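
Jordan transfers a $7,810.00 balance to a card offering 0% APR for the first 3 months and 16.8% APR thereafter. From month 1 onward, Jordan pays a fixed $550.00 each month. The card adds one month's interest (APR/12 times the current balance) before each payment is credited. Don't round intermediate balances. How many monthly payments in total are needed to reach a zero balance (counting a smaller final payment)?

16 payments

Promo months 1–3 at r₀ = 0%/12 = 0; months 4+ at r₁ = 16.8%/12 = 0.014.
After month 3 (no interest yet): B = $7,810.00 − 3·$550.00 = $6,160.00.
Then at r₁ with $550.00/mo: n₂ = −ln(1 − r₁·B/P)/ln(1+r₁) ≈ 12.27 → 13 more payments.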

Your task
Each record above is to be given again without any change to its wording.

Reply to the task
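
Jordan transfers a $7,810.00 balance to a card offering 0% APR for the first 3 months and 16.8% APR thereafter. From month 1 onward, Jordan pays a fixed $550.00 each month. The card adds one month's interest (APR/12 times the current balance) before each payment is credited. Don't round intermediate balances. How many monthly payments in total are needed to reach a zero balance (counting a smaller final payment)?

16 payments

Promo months 1–3 at r₀ = 0%/12 = 0; months 4+ at r₁ = 16.8%/12 = 0.014.
After month 3 (no interest yet): B = $7,810.00 − 3·$550.00 = $6,160.00.
Then at r₁ with $550.00/mo: n₂ = −ln(1 − r₁·B/P)/ln(1+r₁) ≈ 12.27 → 13 more payments.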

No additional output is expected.